DATASET ENTRIES →
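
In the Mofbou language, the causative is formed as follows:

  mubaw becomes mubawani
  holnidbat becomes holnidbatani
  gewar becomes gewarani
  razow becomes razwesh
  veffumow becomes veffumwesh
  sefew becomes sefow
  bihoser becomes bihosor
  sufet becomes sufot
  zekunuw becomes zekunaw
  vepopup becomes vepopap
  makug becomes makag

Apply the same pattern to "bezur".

bezar

"bezur" has last vowel 'u'. The stems whose last vowel is 'u' (zekunuw → zekunaw, vepopup → vepopap, makug → makag) change the last vowel to 'a'.
So bezur → bezar.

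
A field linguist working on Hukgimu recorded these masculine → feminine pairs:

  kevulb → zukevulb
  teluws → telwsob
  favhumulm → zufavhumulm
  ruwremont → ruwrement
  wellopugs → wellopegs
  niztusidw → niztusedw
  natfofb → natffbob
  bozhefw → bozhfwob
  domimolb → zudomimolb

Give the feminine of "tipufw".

"tipufw" has second-to-last letter 'f'. The stems whose second-to-last letter is 'f' (natfofb → natffbob, bozhefw → bozhfwob) delete the last vowel and add -ob.
The other patterns: stems whose second-to-last letter is 'l' add the prefix zu-; stems whose second-to-last letter is 'd', 'g' or 'n' change the last vowel to 'e'.
So tipufw → tipfwob.

tipfwob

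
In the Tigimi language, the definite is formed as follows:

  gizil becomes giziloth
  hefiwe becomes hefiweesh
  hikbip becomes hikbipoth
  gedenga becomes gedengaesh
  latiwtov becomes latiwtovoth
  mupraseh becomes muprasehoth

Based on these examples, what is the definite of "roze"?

mupraseh and hefiwe both have last vowel 'e' yet inflect differently (muprasehoth, hefiweesh), so the last vowel is not what conditions the rule; whether the stem ends in a vowel or a consonant is.
"roze" ends in a vowel. The stems ending in a vowel (hefiwe → hefiweesh, gedenga → gedengaesh) add -esh.
So roze → rozeesh.

rozeesh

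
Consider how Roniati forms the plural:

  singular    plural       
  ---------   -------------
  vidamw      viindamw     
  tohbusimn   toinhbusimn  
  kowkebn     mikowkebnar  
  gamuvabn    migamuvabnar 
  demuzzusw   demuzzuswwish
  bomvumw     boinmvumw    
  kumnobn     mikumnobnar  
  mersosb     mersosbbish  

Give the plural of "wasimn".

kowkebn and tohbusimn both end in -n yet inflect differently (mikowkebnar, toinhbusimn), so the final letter is not what conditions the rule; the second-to-last letter is.
"wasimn" has second-to-last letter 'm'. The stems whose second-to-last letter is 'm' (bomvumw → boinmvumw, vidamw → viindamw, tohbusimn → toinhbusimn) insert -in- after the first vowel.
So wasimn → wainsimn.

wainsimn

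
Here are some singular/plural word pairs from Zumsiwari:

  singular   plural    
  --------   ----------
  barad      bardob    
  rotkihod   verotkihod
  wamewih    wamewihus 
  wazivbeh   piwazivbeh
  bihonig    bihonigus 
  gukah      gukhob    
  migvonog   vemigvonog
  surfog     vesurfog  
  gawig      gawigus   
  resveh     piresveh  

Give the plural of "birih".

surfog and gawig both end in -g yet inflect differently (vesurfog, gawigus), so the final letter is not what conditions the rule; the last vowel is.
"birih" has last vowel 'i'. The stems whose last vowel is 'i' (wamewih → wamewihus, gawig → gawigus, bihonig → bihonigus) add -us.
So birih → birihus.

birihus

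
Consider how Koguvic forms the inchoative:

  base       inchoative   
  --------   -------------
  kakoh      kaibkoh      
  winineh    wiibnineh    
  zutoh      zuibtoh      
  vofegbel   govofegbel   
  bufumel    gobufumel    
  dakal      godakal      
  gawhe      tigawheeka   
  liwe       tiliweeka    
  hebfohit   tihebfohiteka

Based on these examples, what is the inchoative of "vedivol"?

winineh and vofegbel both have last vowel 'e' yet inflect differently (wiibnineh, govofegbel), so the last vowel is not what conditions the rule; the final letter is.
"vedivol" ends in -l. The stems ending in -l (vofegbel → govofegbel, bufumel → gobufumel, dakal → godakal) add the prefix go-.
So vedivol → govedivol.

govedivol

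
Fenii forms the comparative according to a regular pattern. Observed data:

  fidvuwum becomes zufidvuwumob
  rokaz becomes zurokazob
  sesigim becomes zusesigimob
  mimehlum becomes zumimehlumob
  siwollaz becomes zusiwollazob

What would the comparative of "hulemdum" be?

zuhulemdumob

Every pair shown (fidvuwum → zufidvuwumob, rokaz → zurokazob, sesigim → zusesigimob, …) follows the same rule: add zu- … -ob around the stem.
So hulemdum → zuhulemdumob.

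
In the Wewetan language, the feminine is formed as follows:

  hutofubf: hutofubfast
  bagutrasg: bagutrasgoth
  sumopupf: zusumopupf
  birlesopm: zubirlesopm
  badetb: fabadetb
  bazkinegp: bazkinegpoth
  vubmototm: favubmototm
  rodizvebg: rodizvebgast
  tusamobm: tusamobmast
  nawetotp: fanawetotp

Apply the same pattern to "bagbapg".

vubmototm and tusamobm both end in -m yet inflect differently (favubmototm, tusamobmast), so the final letter is not what conditions the rule; the second-to-last letter is.
"bagbapg" has second-to-last letter 'p'. The stems whose second-to-last letter is 'p' (birlesopm → zubirlesopm, sumopupf → zusumopupf) add the prefix zu-.
So bagbapg → zubagbapg.

zubagbapg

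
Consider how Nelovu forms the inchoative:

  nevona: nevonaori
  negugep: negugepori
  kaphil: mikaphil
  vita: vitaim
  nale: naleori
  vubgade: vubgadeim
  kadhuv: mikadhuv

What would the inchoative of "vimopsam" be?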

WHAT TO PRODUCE → Print each entry above again, exactly as it was given.

RESPONSE BOX →
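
In the Mofbou language, the causative is formed as follows:

  mubaw becomes mubawani
  holnidbat becomes holnidbatani
  gewar becomes gewarani
  razow becomes razwesh
  veffumow becomes veffumwesh
  sefew becomes sefow
  bihoser becomes bihosor
  sufet becomes sufot
  zekunuw becomes zekunaw
  vepopup becomes vepopap
  makug becomes makag

Apply the same pattern to "bezur".

bezar

"bezur" has last vowel 'u'. The stems whose last vowel is 'u' (zekunuw → zekunaw, vepopup → vepopap, makug → makag) change the last vowel to 'a'.
So bezur → bezar.

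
A field linguist working on Hukgimu recorded these masculine → feminine pairs:

  kevulb → zukevulb
  teluws → telwsob
  favhumulm → zufavhumulm
  ruwremont → ruwrement
  wellopugs → wellopegs
  niztusidw → niztusedw
  natfofb → natffbob
  bozhefw → bozhfwob
  domimolb → zudomimolb

Give the feminine of "tipufw".

"tipufw" has second-to-last letter 'f'. The stems whose second-to-last letter is 'f' (natfofb → natffbob, bozhefw → bozhfwob) delete the last vowel and add -ob.
The other patterns: stems whose second-to-last letter is 'l' add the prefix zu-; stems whose second-to-last letter is 'd', 'g' or 'n' change the last vowel to 'e'.
So tipufw → tipfwob.

tipfwob

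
In the Tigimi language, the definite is formed as follows:

  gizil becomes giziloth
  hefiwe becomes hefiweesh
  hikbip becomes hikbipoth
  gedenga becomes gedengaesh
  latiwtov becomes latiwtovoth
  mupraseh becomes muprasehoth

Based on these examples, what is the definite of "roze"?

mupraseh and hefiwe both have last vowel 'e' yet inflect differently (muprasehoth, hefiweesh), so the last vowel is not what conditions the rule; whether the stem ends in a vowel or a consonant is.
"roze" ends in a vowel. The stems ending in a vowel (hefiwe → hefiweesh, gedenga → gedengaesh) add -esh.
So roze → rozeesh.

rozeesh

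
Consider how Roniati forms the plural:

  singular    plural       
  ---------   -------------
  vidamw      viindamw     
  tohbusimn   toinhbusimn  
  kowkebn     mikowkebnar  
  gamuvabn    migamuvabnar 
  demuzzusw   demuzzuswwish
  bomvumw     boinmvumw    
  kumnobn     mikumnobnar  
  mersosb     mersosbbish  

Give the plural of "wasimn".

kowkebn and tohbusimn both end in -n yet inflect differently (mikowkebnar, toinhbusimn), so the final letter is not what conditions the rule; the second-to-last letter is.
"wasimn" has second-to-last letter 'm'. The stems whose second-to-last letter is 'm' (bomvumw → boinmvumw, vidamw → viindamw, tohbusimn → toinhbusimn) insert -in- after the first vowel.
So wasimn → wainsimn.

wainsimn

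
Here are some singular/plural word pairs from Zumsiwari:

  singular   plural    
  --------   ----------
  barad      bardob    
  rotkihod   verotkihod
  wamewih    wamewihus 
  wazivbeh   piwazivbeh
  bihonig    bihonigus 
  gukah      gukhob    
  migvonog   vemigvonog
  surfog     vesurfog  
  gawig      gawigus   
  resveh     piresveh  

Give the plural of "birih".

surfog and gawig both end in -g yet inflect differently (vesurfog, gawigus), so the final letter is not what conditions the rule; the last vowel is.
"birih" has last vowel 'i'. The stems whose last vowel is 'i' (wamewih → wamewihus, gawig → gawigus, bihonig → bihonigus) add -us.
So birih → birihus.

birihus

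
Consider how Koguvic forms the inchoative:

  base       inchoative   
  --------   -------------
  kakoh      kaibkoh      
  winineh    wiibnineh    
  zutoh      zuibtoh      
  vofegbel   govofegbel   
  bufumel    gobufumel    
  dakal      godakal      
  gawhe      tigawheeka   
  liwe       tiliweeka    
  hebfohit   tihebfohiteka

Based on these examples, what is the inchoative of "vedivol"?

winineh and vofegbel both have last vowel 'e' yet inflect differently (wiibnineh, govofegbel), so the last vowel is not what conditions the rule; the final letter is.
"vedivol" ends in -l. The stems ending in -l (vofegbel → govofegbel, bufumel → gobufumel, dakal → godakal) add the prefix go-.
So vedivol → govedivol.

govedivol

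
Fenii forms the comparative according to a regular pattern. Observed data:

  fidvuwum becomes zufidvuwumob
  rokaz becomes zurokazob
  sesigim becomes zusesigimob
  mimehlum becomes zumimehlumob
  siwollaz becomes zusiwollazob

What would the comparative of "hulemdum" be?

zuhulemdumob

Every pair shown (fidvuwum → zufidvuwumob, rokaz → zurokazob, sesigim → zusesigimob, …) follows the same rule: add zu- … -ob around the stem.
So hulemdum → zuhulemdumob.

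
In the Wewetan language, the feminine is formed as follows:

  hutofubf: hutofubfast
  bagutrasg: bagutrasgoth
  sumopupf: zusumopupf
  birlesopm: zubirlesopm
  badetb: fabadetb
  bazkinegp: bazkinegpoth
  vubmototm: favubmototm
  rodizvebg: rodizvebgast
  tusamobm: tusamobmast
  nawetotp: fanawetotp

Apply the same pattern to "bagbapg".

vubmototm and tusamobm both end in -m yet inflect differently (favubmototm, tusamobmast), so the final letter is not what conditions the rule; the second-to-last letter is.
"bagbapg" has second-to-last letter 'p'. The stems whose second-to-last letter is 'p' (birlesopm → zubirlesopm, sumopupf → zusumopupf) add the prefix zu-.
So bagbapg → zubagbapg.

zubagbapg

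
Consider how Nelovu forms the inchoative:

  nevona: nevonaori
  negugep: negugepori
  kaphil: mikaphil
  vita: vitaim
  nale: naleori
  vubgade: vubgadeim
  kadhuv: mikadhuv

What would the inchoative of "vimopsam" be?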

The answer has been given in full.